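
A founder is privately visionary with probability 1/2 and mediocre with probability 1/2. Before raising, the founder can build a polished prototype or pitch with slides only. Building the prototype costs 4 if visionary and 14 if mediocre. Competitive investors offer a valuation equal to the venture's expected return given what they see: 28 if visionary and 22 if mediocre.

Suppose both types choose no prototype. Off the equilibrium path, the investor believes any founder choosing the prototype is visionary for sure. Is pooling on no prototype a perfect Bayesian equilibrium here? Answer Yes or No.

Yes

On path, the investor holds the prior and pays 1/2·28 + 1/2·22 = 25. Off path (the prototype), believing visionary, it pays 28.
visionary: no prototype nets 25; the prototype nets 28 − 4 = 24. visionary stays.
mediocre: no prototype nets 25; the prototype nets 28 − 14 = 14. mediocre stays.
No type deviates, so pooling is sustained.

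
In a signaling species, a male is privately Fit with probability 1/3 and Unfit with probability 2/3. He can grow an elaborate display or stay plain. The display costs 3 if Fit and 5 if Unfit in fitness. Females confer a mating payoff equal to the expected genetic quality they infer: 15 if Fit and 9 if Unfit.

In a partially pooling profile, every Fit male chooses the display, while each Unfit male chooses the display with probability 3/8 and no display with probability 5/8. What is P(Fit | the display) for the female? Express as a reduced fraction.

P(the display) = (1/3)·1 + (2/3)·(3/8) = 7/12.
By Bayes' rule, P(Fit | the display) = (1/3) / (7/12) = 4/7.

4/7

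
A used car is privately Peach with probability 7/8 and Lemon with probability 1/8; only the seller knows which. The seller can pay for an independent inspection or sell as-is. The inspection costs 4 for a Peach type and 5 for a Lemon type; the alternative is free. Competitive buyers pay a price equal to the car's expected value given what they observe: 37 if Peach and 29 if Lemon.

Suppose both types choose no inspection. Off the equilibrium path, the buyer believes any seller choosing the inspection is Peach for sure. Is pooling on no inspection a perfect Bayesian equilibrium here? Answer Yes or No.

On path, the buyer holds the prior and pays 7/8·37 + 1/8·29 = 36. Off path (the inspection), believing Peach, it pays 37.
Peach: no inspection nets 36; the inspection nets 37 − 4 = 33. Peach stays.
Lemon: no inspection nets 36; the inspection nets 37 − 5 = 32. Lemon stays.
No type deviates, so pooling is sustained.

Yes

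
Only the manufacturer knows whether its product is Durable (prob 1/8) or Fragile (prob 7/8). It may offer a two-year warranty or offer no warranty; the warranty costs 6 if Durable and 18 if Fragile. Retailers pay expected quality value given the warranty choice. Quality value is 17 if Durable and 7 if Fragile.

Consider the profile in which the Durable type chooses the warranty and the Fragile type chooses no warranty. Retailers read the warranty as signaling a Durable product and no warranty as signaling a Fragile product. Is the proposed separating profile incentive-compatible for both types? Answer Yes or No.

Under these beliefs, the warranty earns price 17 and no warranty earns price 7.
Durable: the warranty nets 17 − 6 = 11; no warranty nets 7. Durable prefers the warranty.
Fragile: the warranty nets 17 − 18 = -1; no warranty nets 7. Fragile prefers no warranty.
Neither type deviates, so the separating profile is an equilibrium.

Yes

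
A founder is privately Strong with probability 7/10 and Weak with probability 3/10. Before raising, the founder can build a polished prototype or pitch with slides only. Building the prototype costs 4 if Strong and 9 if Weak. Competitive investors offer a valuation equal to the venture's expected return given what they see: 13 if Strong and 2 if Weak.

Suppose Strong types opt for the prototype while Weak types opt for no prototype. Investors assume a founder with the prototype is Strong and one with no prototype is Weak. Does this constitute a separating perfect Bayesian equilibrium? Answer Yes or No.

No

Under these beliefs, the prototype earns valuation 13 and no prototype earns valuation 2.
Strong: the prototype nets 13 − 4 = 9; no prototype nets 2. Strong prefers the prototype.
Weak: the prototype nets 13 − 9 = 4; no prototype nets 2. Weak would deviate to the prototype.
Weak has a profitable deviation, so the profile is not an equilibrium.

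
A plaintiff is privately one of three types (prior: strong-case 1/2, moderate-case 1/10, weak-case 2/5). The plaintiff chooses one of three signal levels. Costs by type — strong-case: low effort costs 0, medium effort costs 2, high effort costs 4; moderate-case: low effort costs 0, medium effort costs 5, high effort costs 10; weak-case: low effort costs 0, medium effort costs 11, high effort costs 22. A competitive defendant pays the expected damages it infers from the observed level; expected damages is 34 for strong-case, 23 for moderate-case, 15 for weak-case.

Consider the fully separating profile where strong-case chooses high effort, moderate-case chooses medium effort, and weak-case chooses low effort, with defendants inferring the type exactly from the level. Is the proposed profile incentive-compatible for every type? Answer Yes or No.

No

Separating settlements: high effort → 34, medium effort → 23, low effort → 15.
strong-case (assigned high effort): low effort: 15 − 0 = 15; medium effort: 23 − 2 = 21; high effort: 34 − 4 = 30. strong-case stays.
moderate-case (assigned medium effort): low effort: 15 − 0 = 15; medium effort: 23 − 5 = 18; high effort: 34 − 10 = 24. moderate-case prefers high effort.
weak-case (assigned low effort): low effort: 15 − 0 = 15; medium effort: 23 − 11 = 12; high effort: 34 − 22 = 12. weak-case stays.
At least one type deviates; the separating profile fails.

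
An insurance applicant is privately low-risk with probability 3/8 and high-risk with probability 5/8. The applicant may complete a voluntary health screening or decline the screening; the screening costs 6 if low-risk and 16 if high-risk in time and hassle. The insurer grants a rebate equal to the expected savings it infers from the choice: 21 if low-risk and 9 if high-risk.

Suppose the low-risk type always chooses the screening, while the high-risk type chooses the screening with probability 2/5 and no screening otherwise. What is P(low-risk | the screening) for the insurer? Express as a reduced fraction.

3/5

P(the screening) = (3/8)·1 + (5/8)·(2/5) = 5/8.
By Bayes' rule, P(low-risk | the screening) = (3/8) / (5/8) = 3/5.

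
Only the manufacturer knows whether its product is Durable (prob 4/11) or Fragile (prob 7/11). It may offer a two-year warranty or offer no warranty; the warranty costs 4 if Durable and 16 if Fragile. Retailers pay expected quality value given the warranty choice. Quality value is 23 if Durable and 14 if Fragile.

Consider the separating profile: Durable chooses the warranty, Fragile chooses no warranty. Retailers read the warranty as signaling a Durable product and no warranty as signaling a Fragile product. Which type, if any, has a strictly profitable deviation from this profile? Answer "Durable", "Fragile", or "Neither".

The warranty pays 23; no warranty pays 14.
Durable: assigned the warranty, nets 23 − 4 = 19; deviating to no warranty nets 14.
Fragile: assigned no warranty, nets 14; deviating to the warranty nets 23 − 16 = 7.
Both types strictly prefer their assigned action; no profitable deviation.

Neither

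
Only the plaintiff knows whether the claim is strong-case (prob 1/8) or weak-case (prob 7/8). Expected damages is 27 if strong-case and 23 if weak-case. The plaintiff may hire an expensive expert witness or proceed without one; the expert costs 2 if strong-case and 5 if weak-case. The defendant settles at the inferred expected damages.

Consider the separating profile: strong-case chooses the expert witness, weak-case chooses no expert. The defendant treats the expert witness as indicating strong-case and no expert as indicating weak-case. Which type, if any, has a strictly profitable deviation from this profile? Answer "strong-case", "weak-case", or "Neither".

The expert witness pays 27; no expert pays 23.
strong-case: assigned the expert witness, nets 27 − 2 = 25; deviating to no expert nets 23.
weak-case: assigned no expert, nets 23; deviating to the expert witness nets 27 − 5 = 22.
Both types strictly prefer their assigned action; no profitable deviation.

Neither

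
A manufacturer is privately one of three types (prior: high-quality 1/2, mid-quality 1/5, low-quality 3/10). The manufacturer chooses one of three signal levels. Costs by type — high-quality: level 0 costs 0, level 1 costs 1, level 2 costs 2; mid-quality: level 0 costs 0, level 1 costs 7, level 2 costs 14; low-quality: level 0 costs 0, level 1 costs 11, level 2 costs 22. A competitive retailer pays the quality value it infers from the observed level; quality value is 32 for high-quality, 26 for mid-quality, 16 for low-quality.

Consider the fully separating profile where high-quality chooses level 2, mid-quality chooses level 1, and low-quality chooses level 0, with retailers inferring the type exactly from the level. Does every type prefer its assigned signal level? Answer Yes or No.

Separating prices: level 2 → 32, level 1 → 26, level 0 → 16.
high-quality (assigned level 2): level 0: 16 − 0 = 16; level 1: 26 − 1 = 25; level 2: 32 − 2 = 30. high-quality stays.
mid-quality (assigned level 1): level 0: 16 − 0 = 16; level 1: 26 − 7 = 19; level 2: 32 − 14 = 18. mid-quality stays.
low-quality (assigned level 0): level 0: 16 − 0 = 16; level 1: 26 − 11 = 15; level 2: 32 − 22 = 10. low-quality stays.
Every type prefers its assigned level; separation holds.

Yes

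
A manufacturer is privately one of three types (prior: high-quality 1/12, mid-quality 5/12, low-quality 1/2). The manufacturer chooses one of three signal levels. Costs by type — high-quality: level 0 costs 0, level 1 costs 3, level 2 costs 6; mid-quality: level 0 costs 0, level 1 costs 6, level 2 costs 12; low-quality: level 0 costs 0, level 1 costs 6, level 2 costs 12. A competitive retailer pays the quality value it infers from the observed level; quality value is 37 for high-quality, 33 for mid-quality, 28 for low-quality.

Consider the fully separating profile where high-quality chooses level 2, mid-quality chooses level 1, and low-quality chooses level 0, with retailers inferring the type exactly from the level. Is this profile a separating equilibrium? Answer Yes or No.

Separating prices: level 2 → 37, level 1 → 33, level 0 → 28.
high-quality (assigned level 2): level 0: 28 − 0 = 28; level 1: 33 − 3 = 30; level 2: 37 − 6 = 31. high-quality stays.
mid-quality (assigned level 1): level 0: 28 − 0 = 28; level 1: 33 − 6 = 27; level 2: 37 − 12 = 25. mid-quality prefers level 0.
low-quality (assigned level 0): level 0: 28 − 0 = 28; level 1: 33 − 6 = 27; level 2: 37 − 12 = 25. low-quality stays.
At least one type deviates; the separating profile fails.

No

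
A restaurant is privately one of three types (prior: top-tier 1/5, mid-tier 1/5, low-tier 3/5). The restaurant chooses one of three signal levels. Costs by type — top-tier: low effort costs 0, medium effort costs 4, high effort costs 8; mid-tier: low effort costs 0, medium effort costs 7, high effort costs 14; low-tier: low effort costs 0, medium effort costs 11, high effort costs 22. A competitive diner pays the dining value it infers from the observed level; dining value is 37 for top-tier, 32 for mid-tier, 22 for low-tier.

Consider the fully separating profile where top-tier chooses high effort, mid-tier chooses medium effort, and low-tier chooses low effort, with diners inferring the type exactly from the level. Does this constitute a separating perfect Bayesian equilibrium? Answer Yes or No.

Yes

Separating price premiums: high effort → 37, medium effort → 32, low effort → 22.
top-tier (assigned high effort): low effort: 22 − 0 = 22; medium effort: 32 − 4 = 28; high effort: 37 − 8 = 29. top-tier stays.
mid-tier (assigned medium effort): low effort: 22 − 0 = 22; medium effort: 32 − 7 = 25; high effort: 37 − 14 = 23. mid-tier stays.
low-tier (assigned low effort): low effort: 22 − 0 = 22; medium effort: 32 − 11 = 21; high effort: 37 − 22 = 15. low-tier stays.
Every type prefers its assigned level; separation holds.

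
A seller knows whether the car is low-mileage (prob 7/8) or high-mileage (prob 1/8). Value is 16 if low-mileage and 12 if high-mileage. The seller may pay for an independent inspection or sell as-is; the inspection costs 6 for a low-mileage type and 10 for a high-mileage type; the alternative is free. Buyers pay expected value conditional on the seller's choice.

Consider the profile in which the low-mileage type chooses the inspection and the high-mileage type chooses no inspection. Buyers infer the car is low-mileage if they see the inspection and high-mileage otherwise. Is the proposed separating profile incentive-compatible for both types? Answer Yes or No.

Under these beliefs, the inspection earns price 16 and no inspection earns price 12.
low-mileage: the inspection nets 16 − 6 = 10; no inspection nets 12. low-mileage would deviate to no inspection.
high-mileage: the inspection nets 16 − 10 = 6; no inspection nets 12. high-mileage prefers no inspection.
low-mileage has a profitable deviation, so the profile is not an equilibrium.

No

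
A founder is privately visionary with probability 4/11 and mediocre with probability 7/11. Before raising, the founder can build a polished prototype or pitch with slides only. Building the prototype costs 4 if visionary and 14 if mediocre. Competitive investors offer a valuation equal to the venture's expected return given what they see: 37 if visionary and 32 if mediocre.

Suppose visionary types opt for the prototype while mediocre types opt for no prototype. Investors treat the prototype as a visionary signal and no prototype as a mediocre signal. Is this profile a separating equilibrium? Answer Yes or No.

Under these beliefs, the prototype earns valuation 37 and no prototype earns valuation 32.
visionary: the prototype nets 37 − 4 = 33; no prototype nets 32. visionary prefers the prototype.
mediocre: the prototype nets 37 − 14 = 23; no prototype nets 32. mediocre prefers no prototype.
Neither type deviates, so the separating profile is an equilibrium.

Yes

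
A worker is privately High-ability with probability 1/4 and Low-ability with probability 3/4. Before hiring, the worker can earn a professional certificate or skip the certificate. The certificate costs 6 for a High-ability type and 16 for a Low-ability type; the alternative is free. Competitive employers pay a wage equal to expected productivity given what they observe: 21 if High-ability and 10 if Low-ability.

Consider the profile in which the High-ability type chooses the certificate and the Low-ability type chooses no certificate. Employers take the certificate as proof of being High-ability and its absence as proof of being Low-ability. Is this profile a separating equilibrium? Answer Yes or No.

Yes

Under these beliefs, the certificate earns wage 21 and no certificate earns wage 10.
High-ability: the certificate nets 21 − 6 = 15; no certificate nets 10. High-ability prefers the certificate.
Low-ability: the certificate nets 21 − 16 = 5; no certificate nets 10. Low-ability prefers no certificate.
Neither type deviates, so the separating profile is an equilibrium.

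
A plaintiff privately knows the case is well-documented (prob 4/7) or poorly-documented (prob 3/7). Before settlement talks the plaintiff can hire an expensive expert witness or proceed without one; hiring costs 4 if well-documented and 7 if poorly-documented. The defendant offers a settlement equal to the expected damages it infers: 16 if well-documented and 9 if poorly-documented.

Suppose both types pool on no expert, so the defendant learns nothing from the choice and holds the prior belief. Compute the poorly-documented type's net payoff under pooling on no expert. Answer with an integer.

Pooled settlement = 4/7·16 + 3/7·9 = 13.
poorly-documented pays no cost for no expert, so net payoff = 13.

13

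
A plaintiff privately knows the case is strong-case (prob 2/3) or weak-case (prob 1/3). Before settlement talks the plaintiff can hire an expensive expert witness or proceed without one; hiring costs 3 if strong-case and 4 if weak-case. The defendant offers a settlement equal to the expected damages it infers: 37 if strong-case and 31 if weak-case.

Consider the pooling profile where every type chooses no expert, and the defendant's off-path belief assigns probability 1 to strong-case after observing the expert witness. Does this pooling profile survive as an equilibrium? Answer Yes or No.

On path, the defendant holds the prior and pays 2/3·37 + 1/3·31 = 35. Off path (the expert witness), believing strong-case, it pays 37.
strong-case: no expert nets 35; the expert witness nets 37 − 3 = 34. strong-case stays.
weak-case: no expert nets 35; the expert witness nets 37 − 4 = 33. weak-case stays.
No type deviates, so pooling is sustained.

Yes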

_YOUR OBJECTIVE_
Where does the word "talks" show up in the material? Copy out each line that has it.

_EXPECTED ANSWER_
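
A plaintiff privately knows the case is well-documented (prob 4/7) or poorly-documented (prob 3/7). Before settlement talks the plaintiff can hire an expensive expert witness or proceed without one; hiring costs 4 if well-documented and 7 if poorly-documented. The defendant offers a settlement equal to the expected damages it infers: 16 if well-documented and 9 if poorly-documented.
A plaintiff privately knows the case is strong-case (prob 2/3) or weak-case (prob 1/3). Before settlement talks the plaintiff can hire an expensive expert witness or proceed without one; hiring costs 3 if strong-case and 4 if weak-case. The defendant offers a settlement equal to the expected damages it infers: 37 if strong-case and 31 if weak-case.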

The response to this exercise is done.